Exercise aim => Return exactly the listing's lines, from its first line to the line holding "(A2, 0 rivals) → -14", ends included.

Provided data =>
====================

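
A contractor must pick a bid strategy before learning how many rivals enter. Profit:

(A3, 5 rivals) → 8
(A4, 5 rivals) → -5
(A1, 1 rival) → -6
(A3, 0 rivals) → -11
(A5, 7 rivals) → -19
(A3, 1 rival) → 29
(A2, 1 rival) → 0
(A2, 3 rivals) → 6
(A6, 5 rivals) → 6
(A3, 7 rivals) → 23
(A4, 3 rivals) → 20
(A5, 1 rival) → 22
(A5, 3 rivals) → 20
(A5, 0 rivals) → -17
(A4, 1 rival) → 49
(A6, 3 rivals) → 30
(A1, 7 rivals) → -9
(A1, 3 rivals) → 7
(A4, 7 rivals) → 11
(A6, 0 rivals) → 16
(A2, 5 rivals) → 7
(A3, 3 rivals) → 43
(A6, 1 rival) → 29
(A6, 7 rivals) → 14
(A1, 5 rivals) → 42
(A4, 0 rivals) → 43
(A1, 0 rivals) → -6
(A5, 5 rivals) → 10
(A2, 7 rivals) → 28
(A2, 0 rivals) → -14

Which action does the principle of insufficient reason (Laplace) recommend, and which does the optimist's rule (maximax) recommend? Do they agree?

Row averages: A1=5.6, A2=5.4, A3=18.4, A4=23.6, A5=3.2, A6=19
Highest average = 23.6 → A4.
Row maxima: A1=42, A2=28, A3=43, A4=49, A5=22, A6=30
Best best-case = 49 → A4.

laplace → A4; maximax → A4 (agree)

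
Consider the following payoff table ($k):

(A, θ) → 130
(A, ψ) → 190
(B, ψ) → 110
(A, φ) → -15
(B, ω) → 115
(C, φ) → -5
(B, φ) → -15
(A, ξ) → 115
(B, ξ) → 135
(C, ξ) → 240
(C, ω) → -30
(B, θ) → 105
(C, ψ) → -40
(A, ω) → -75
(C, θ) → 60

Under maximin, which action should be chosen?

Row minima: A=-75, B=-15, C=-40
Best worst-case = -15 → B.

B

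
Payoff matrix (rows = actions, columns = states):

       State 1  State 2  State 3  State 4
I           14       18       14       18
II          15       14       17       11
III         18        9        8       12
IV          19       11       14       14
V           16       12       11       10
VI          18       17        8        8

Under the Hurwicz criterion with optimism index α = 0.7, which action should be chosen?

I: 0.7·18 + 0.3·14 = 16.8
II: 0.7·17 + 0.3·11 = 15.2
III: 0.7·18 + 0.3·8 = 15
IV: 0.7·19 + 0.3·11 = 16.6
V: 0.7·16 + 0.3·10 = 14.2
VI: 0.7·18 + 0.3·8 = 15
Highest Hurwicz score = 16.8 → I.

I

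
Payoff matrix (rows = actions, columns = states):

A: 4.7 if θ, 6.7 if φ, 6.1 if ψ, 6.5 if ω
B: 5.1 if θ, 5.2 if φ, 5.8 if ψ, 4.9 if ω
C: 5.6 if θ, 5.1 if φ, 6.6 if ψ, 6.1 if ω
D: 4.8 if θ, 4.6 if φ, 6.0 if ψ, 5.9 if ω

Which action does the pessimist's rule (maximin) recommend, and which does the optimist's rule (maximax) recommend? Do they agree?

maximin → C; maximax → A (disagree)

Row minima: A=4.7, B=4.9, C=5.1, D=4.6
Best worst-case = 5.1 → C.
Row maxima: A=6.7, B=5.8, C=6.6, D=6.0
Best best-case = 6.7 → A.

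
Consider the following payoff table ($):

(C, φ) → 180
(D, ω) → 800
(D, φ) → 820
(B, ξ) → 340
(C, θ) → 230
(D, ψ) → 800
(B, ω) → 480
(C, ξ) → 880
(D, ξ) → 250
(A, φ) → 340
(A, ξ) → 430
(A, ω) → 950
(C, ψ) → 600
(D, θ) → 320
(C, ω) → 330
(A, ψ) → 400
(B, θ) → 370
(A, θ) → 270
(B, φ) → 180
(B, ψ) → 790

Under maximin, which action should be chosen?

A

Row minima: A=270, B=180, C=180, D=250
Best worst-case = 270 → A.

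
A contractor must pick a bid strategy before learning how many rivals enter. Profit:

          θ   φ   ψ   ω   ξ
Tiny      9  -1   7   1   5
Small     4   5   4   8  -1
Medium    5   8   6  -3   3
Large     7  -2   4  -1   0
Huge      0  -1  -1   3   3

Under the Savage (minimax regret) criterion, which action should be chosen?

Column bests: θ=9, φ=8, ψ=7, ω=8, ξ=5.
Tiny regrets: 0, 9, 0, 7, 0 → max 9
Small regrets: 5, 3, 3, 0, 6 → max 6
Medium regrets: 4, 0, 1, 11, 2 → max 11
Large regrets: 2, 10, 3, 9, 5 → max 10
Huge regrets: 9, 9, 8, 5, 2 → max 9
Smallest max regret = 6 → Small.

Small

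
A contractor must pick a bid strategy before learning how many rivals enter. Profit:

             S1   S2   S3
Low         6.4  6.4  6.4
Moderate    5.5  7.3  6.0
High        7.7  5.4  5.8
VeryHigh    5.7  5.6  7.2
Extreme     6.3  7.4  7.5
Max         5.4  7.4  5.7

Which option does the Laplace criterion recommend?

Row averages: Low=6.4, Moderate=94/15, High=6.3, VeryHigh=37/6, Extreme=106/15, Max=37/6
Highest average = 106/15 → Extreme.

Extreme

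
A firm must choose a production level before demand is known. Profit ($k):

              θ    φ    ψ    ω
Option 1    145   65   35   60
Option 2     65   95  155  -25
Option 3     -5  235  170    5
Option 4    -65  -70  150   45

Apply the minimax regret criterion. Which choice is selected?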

====================

The completed task =>
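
A contractor must pick a bid strategy before learning how many rivals enter. Profit:

(A3, 5 rivals) → 8
(A4, 5 rivals) → -5
(A1, 1 rival) → -6
(A3, 0 rivals) → -11
(A5, 7 rivals) → -19
(A3, 1 rival) → 29
(A2, 1 rival) → 0
(A2, 3 rivals) → 6
(A6, 5 rivals) → 6
(A3, 7 rivals) → 23
(A4, 3 rivals) → 20
(A5, 1 rival) → 22
(A5, 3 rivals) → 20
(A5, 0 rivals) → -17
(A4, 1 rival) → 49
(A6, 3 rivals) → 30
(A1, 7 rivals) → -9
(A1, 3 rivals) → 7
(A4, 7 rivals) → 11
(A6, 0 rivals) → 16
(A2, 5 rivals) → 7
(A3, 3 rivals) → 43
(A6, 1 rival) → 29
(A6, 7 rivals) → 14
(A1, 5 rivals) → 42
(A4, 0 rivals) → 43
(A1, 0 rivals) → -6
(A5, 5 rivals) → 10
(A2, 7 rivals) → 28
(A2, 0 rivals) → -14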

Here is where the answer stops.